→ **WHAT TO WORK ON**
Transcribe the stretch of entries below from the line with "(C) C(N)(CC(CO)C#N)=O" through the line with "(C) O(C(CC)CNC)C", exactly and with both ends included; leave out all other lines.

******

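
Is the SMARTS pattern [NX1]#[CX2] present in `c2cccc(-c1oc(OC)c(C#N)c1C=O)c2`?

The pattern [NX1]#[CX2] describes a nitrogen triple-bonded to a two-connected carbon — a nitrile.
The molecule carries a nitrile (-C#N), whose atoms satisfy every constraint of the query, so the pattern matches.

Yes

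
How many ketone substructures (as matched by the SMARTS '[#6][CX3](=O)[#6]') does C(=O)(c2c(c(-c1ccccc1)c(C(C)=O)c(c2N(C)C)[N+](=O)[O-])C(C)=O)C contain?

[#6][CX3](=O)[#6] is the SMARTS for a ketone: a carbonyl carbon (no H) flanked by two carbons.
The molecule carries 3 separate instances of an acetyl/ketone group (-C(=O)CH3) meeting every constraint; each maps to a distinct set of atoms, giving 3 matches.

3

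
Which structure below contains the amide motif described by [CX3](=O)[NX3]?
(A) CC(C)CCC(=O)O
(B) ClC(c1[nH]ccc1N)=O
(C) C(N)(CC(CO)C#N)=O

C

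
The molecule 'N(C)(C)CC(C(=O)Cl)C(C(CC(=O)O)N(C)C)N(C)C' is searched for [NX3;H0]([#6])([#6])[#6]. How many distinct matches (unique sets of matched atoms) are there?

3

[NX3;H0]([#6])([#6])[#6] is the SMARTS for a tertiary amine: a trivalent nitrogen with no H, bonded to three carbons.
The molecule carries 3 separate instances of a dimethylamino group (-N(CH3)2) meeting every constraint; each maps to a distinct set of atoms, giving 3 matches.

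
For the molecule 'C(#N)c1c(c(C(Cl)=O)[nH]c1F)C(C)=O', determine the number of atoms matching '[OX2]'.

0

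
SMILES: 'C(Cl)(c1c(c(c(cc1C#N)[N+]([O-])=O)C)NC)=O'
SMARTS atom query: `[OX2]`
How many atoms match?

The query [OX2] means: aliphatic oxygen with two total connections — ether, hydroxyl, or ester single-bond O.
Check the 17 heavy atoms by environment: 6× c (aromatic, X3) → no; 1× N (charge +1, X3) → no; 1× O (charge -1, X1) → no; 2× O (X1) → no; 1× C (X3) → no; 1× Cl (X1) → no; 1× N (X3) → no; 2× C (X4) → no; 1× C (X2) → no; 1× N (X1) → no.
No environment satisfies the query, so 0 matching atoms.

0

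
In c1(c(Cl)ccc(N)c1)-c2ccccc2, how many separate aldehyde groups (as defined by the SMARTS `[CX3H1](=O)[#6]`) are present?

0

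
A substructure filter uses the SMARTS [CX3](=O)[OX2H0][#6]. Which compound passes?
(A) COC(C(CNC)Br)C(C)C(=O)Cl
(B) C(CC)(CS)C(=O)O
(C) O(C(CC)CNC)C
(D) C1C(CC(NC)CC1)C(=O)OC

D

[CX3](=O)[OX2H0][#6] describes a carbonyl carbon bonded to an oxygen that is itself bonded to carbon (no H on that O) (an ester).
(A) has a methoxy ether (-OCH3) but the ether oxygen is not adjacent to a C=O carbon.
(B) has a carboxylic acid group (-C(=O)OH) but the singly-bonded O carries H (OX2H1, not H0).
(C) has a methoxy ether (-OCH3) but the ether oxygen is not adjacent to a C=O carbon.
(D) contains a methyl-ester group (-C(=O)OCH3), which satisfies every atom and bond constraint.
So the answer is (D).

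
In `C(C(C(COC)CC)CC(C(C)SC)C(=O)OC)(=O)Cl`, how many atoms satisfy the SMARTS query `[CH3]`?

The query [CH3] means: aliphatic carbon with exactly three hydrogens.
Check the 20 heavy atoms by environment: 3× C (H2) → no; 4× C (H1) → no; 5× C (H3) → match; 1× S (H0) → no; 4× O (H0) → no; 2× C (H0) → no; 1× Cl (H0) → no.
That gives 5 matching atoms.

5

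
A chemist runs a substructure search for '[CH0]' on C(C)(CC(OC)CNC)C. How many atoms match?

Check the 10 heavy atoms by environment: 2× C (H2) → no; 2× C (H1) → no; 4× C (H3) → no; 1× N (H1) → no; 1× O (H0) → no.
No environment satisfies the query, so 0 matching atoms.

0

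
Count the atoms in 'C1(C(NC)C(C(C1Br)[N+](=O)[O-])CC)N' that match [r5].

The query [r5] means: r5 matches atoms in a five-membered ring.
Check the 14 heavy atoms by environment: 5× C (in 5-ring) → match; 1× Br (acyclic) → no; 2× N (acyclic) → no; 3× C (acyclic) → no; 1× N (charge +1, acyclic) → no; 1× O (charge -1, acyclic) → no; 1× O (acyclic) → no.
That gives 5 matching atoms.

5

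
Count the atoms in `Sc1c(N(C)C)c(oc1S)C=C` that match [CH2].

The query [CH2] means: aliphatic carbon with exactly two hydrogens.
Check the 12 heavy atoms by environment: 1× o (aromatic, H0) → no; 4× c (aromatic, H0) → no; 1× C (H1) → no; 1× C (H2) → match; 2× S (H1) → no; 1× N (H0) → no; 2× C (H3) → no.
That gives 1 matching atom.

1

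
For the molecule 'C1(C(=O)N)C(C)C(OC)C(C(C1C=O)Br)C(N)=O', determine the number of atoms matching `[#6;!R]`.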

******

→ **SOLUTION**
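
(C) C(N)(CC(CO)C#N)=O

C

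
The molecule 'N(C)(C)CC(C(=O)Cl)C(C(CC(=O)O)N(C)C)N(C)C' is searched for [NX3;H0]([#6])([#6])[#6]. How many distinct matches (unique sets of matched atoms) are there?

3

[NX3;H0]([#6])([#6])[#6] is the SMARTS for a tertiary amine: a trivalent nitrogen with no H, bonded to three carbons.
The molecule carries 3 separate instances of a dimethylamino group (-N(CH3)2) meeting every constraint; each maps to a distinct set of atoms, giving 3 matches.

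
For the molecule 'C(#N)c1c(c(C(Cl)=O)[nH]c1F)C(C)=O', determine the number of atoms matching '[OX2]'.

0

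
SMILES: 'C(Cl)(c1c(c(c(cc1C#N)[N+]([O-])=O)C)NC)=O'
SMARTS atom query: `[OX2]`
How many atoms match?

The query [OX2] means: aliphatic oxygen with two total connections — ether, hydroxyl, or ester single-bond O.
Check the 17 heavy atoms by environment: 6× c (aromatic, X3) → no; 1× N (charge +1, X3) → no; 1× O (charge -1, X1) → no; 2× O (X1) → no; 1× C (X3) → no; 1× Cl (X1) → no; 1× N (X3) → no; 2× C (X4) → no; 1× C (X2) → no; 1× N (X1) → no.
No environment satisfies the query, so 0 matching atoms.

0

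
In c1(c(Cl)ccc(N)c1)-c2ccccc2, how many separate aldehyde groups (as defined by the SMARTS `[CX3H1](=O)[#6]`) are present?

0

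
A substructure filter uses the SMARTS [CX3](=O)[OX2H0][#6]. Which compound passes?
(A) COC(C(CNC)Br)C(C)C(=O)Cl
(B) C(CC)(CS)C(=O)O
(C) O(C(CC)CNC)C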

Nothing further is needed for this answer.